Start of The records

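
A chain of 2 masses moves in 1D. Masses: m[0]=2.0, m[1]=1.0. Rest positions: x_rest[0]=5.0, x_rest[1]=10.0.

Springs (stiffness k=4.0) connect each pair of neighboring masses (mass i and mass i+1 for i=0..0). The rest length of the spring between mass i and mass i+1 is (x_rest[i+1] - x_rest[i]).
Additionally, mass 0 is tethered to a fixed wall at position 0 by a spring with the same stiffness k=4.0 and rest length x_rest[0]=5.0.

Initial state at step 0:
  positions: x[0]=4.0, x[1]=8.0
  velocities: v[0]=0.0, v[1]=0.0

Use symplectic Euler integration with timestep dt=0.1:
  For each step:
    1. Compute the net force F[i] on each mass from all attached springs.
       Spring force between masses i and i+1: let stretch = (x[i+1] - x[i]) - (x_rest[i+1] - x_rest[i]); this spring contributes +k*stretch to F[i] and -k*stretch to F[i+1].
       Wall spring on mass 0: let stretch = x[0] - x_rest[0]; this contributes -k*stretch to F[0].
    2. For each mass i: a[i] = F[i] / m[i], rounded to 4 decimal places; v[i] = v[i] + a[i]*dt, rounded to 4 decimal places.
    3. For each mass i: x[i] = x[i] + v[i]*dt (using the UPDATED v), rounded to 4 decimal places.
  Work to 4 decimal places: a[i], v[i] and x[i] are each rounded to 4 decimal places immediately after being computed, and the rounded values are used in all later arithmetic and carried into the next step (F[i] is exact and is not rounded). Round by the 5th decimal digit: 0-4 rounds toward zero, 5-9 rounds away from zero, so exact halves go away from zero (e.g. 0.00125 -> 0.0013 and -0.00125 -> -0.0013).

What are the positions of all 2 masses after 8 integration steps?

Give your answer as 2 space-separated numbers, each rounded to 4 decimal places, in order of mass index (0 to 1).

Step 0: x=[4.0000 8.0000] v=[0.0000 0.0000]
Step 1: x=[4.0000 8.0400] v=[0.0000 0.4000]
Step 2: x=[4.0008 8.1184] v=[0.0080 0.7840]
Step 3: x=[4.0039 8.2321] v=[0.0314 1.1370]
Step 4: x=[4.0115 8.3767] v=[0.0763 1.4457]
Step 5: x=[4.0262 8.5467] v=[0.1470 1.6996]
Step 6: x=[4.0508 8.7358] v=[0.2459 1.8914]
Step 7: x=[4.0881 8.9375] v=[0.3727 2.0174]
Step 8: x=[4.1406 9.1453] v=[0.5250 2.0776]

Answer: 4.1406 9.1453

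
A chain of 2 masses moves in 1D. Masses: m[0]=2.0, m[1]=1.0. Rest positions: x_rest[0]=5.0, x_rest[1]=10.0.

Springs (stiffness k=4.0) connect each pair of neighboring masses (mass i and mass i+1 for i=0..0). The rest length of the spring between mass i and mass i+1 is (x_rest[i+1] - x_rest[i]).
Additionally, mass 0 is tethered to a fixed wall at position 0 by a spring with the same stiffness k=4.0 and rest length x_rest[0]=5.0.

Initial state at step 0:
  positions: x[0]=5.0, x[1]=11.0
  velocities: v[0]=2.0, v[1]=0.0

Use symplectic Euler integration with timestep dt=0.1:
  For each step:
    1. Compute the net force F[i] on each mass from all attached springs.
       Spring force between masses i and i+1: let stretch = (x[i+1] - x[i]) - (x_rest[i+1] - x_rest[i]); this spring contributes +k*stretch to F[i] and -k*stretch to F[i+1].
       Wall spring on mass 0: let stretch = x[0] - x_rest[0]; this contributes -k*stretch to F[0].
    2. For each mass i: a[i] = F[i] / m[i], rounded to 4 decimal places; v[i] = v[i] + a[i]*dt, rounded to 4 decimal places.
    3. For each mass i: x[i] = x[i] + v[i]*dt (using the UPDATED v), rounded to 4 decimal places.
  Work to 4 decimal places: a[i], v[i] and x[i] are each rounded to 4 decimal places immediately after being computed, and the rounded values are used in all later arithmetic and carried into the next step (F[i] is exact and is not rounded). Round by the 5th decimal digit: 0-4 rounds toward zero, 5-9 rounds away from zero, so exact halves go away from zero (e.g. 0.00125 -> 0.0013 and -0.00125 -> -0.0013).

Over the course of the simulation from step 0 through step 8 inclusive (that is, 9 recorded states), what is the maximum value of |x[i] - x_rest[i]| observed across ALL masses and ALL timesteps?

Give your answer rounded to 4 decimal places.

Answer: 1.4709

Derivation:
Step 0: x=[5.0000 11.0000] v=[2.0000 0.0000]
Step 1: x=[5.2200 10.9600] v=[2.2000 -0.4000]
Step 2: x=[5.4504 10.8904] v=[2.3040 -0.6960]
Step 3: x=[5.6806 10.8032] v=[2.3019 -0.8720]
Step 4: x=[5.8996 10.7111] v=[2.1903 -0.9210]
Step 5: x=[6.0969 10.6265] v=[1.9727 -0.8456]
Step 6: x=[6.2628 10.5608] v=[1.6592 -0.6574]
Step 7: x=[6.3894 10.5231] v=[1.2662 -0.3766]
Step 8: x=[6.4709 10.5201] v=[0.8151 -0.0301]
Max displacement = 1.4709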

End of The records

◆ **What you will do**: Without any change, reproduce the data in full.

◆ **Task response**:
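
A chain of 2 masses moves in 1D. Masses: m[0]=2.0, m[1]=1.0. Rest positions: x_rest[0]=5.0, x_rest[1]=10.0.

Springs (stiffness k=4.0) connect each pair of neighboring masses (mass i and mass i+1 for i=0..0). The rest length of the spring between mass i and mass i+1 is (x_rest[i+1] - x_rest[i]).
Additionally, mass 0 is tethered to a fixed wall at position 0 by a spring with the same stiffness k=4.0 and rest length x_rest[0]=5.0.

Initial state at step 0:
  positions: x[0]=4.0, x[1]=8.0
  velocities: v[0]=0.0, v[1]=0.0

Use symplectic Euler integration with timestep dt=0.1:
  For each step:
    1. Compute the net force F[i] on each mass from all attached springs.
       Spring force between masses i and i+1: let stretch = (x[i+1] - x[i]) - (x_rest[i+1] - x_rest[i]); this spring contributes +k*stretch to F[i] and -k*stretch to F[i+1].
       Wall spring on mass 0: let stretch = x[0] - x_rest[0]; this contributes -k*stretch to F[0].
    2. For each mass i: a[i] = F[i] / m[i], rounded to 4 decimal places; v[i] = v[i] + a[i]*dt, rounded to 4 decimal places.
    3. For each mass i: x[i] = x[i] + v[i]*dt (using the UPDATED v), rounded to 4 decimal places.
  Work to 4 decimal places: a[i], v[i] and x[i] are each rounded to 4 decimal places immediately after being computed, and the rounded values are used in all later arithmetic and carried into the next step (F[i] is exact and is not rounded). Round by the 5th decimal digit: 0-4 rounds toward zero, 5-9 rounds away from zero, so exact halves go away from zero (e.g. 0.00125 -> 0.0013 and -0.00125 -> -0.0013).

What are the positions of all 2 masses after 8 integration steps?

Give your answer as 2 space-separated numbers, each rounded to 4 decimal places, in order of mass index (0 to 1).

Step 0: x=[4.0000 8.0000] v=[0.0000 0.0000]
Step 1: x=[4.0000 8.0400] v=[0.0000 0.4000]
Step 2: x=[4.0008 8.1184] v=[0.0080 0.7840]
Step 3: x=[4.0039 8.2321] v=[0.0314 1.1370]
Step 4: x=[4.0115 8.3767] v=[0.0763 1.4457]
Step 5: x=[4.0262 8.5467] v=[0.1470 1.6996]
Step 6: x=[4.0508 8.7358] v=[0.2459 1.8914]
Step 7: x=[4.0881 8.9375] v=[0.3727 2.0174]
Step 8: x=[4.1406 9.1453] v=[0.5250 2.0776]

Answer: 4.1406 9.1453

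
A chain of 2 masses moves in 1D. Masses: m[0]=2.0, m[1]=1.0. Rest positions: x_rest[0]=5.0, x_rest[1]=10.0.

Springs (stiffness k=4.0) connect each pair of neighboring masses (mass i and mass i+1 for i=0..0). The rest length of the spring between mass i and mass i+1 is (x_rest[i+1] - x_rest[i]).
Additionally, mass 0 is tethered to a fixed wall at position 0 by a spring with the same stiffness k=4.0 and rest length x_rest[0]=5.0.

Initial state at step 0:
  positions: x[0]=5.0, x[1]=11.0
  velocities: v[0]=2.0, v[1]=0.0

Use symplectic Euler integration with timestep dt=0.1:
  For each step:
    1. Compute the net force F[i] on each mass from all attached springs.
       Spring force between masses i and i+1: let stretch = (x[i+1] - x[i]) - (x_rest[i+1] - x_rest[i]); this spring contributes +k*stretch to F[i] and -k*stretch to F[i+1].
       Wall spring on mass 0: let stretch = x[0] - x_rest[0]; this contributes -k*stretch to F[0].
    2. For each mass i: a[i] = F[i] / m[i], rounded to 4 decimal places; v[i] = v[i] + a[i]*dt, rounded to 4 decimal places.
    3. For each mass i: x[i] = x[i] + v[i]*dt (using the UPDATED v), rounded to 4 decimal places.
  Work to 4 decimal places: a[i], v[i] and x[i] are each rounded to 4 decimal places immediately after being computed, and the rounded values are used in all later arithmetic and carried into the next step (F[i] is exact and is not rounded). Round by the 5th decimal digit: 0-4 rounds toward zero, 5-9 rounds away from zero, so exact halves go away from zero (e.g. 0.00125 -> 0.0013 and -0.00125 -> -0.0013).

Over the course of the simulation from step 0 through step 8 inclusive (that is, 9 recorded states), what is the maximum value of |x[i] - x_rest[i]| observed across ALL masses and ALL timesteps?

Give your answer rounded to 4 decimal places.

Answer: 1.4709

Derivation:
Step 0: x=[5.0000 11.0000] v=[2.0000 0.0000]
Step 1: x=[5.2200 10.9600] v=[2.2000 -0.4000]
Step 2: x=[5.4504 10.8904] v=[2.3040 -0.6960]
Step 3: x=[5.6806 10.8032] v=[2.3019 -0.8720]
Step 4: x=[5.8996 10.7111] v=[2.1903 -0.9210]
Step 5: x=[6.0969 10.6265] v=[1.9727 -0.8456]
Step 6: x=[6.2628 10.5608] v=[1.6592 -0.6574]
Step 7: x=[6.3894 10.5231] v=[1.2662 -0.3766]
Step 8: x=[6.4709 10.5201] v=[0.8151 -0.0301]
Max displacement = 1.4709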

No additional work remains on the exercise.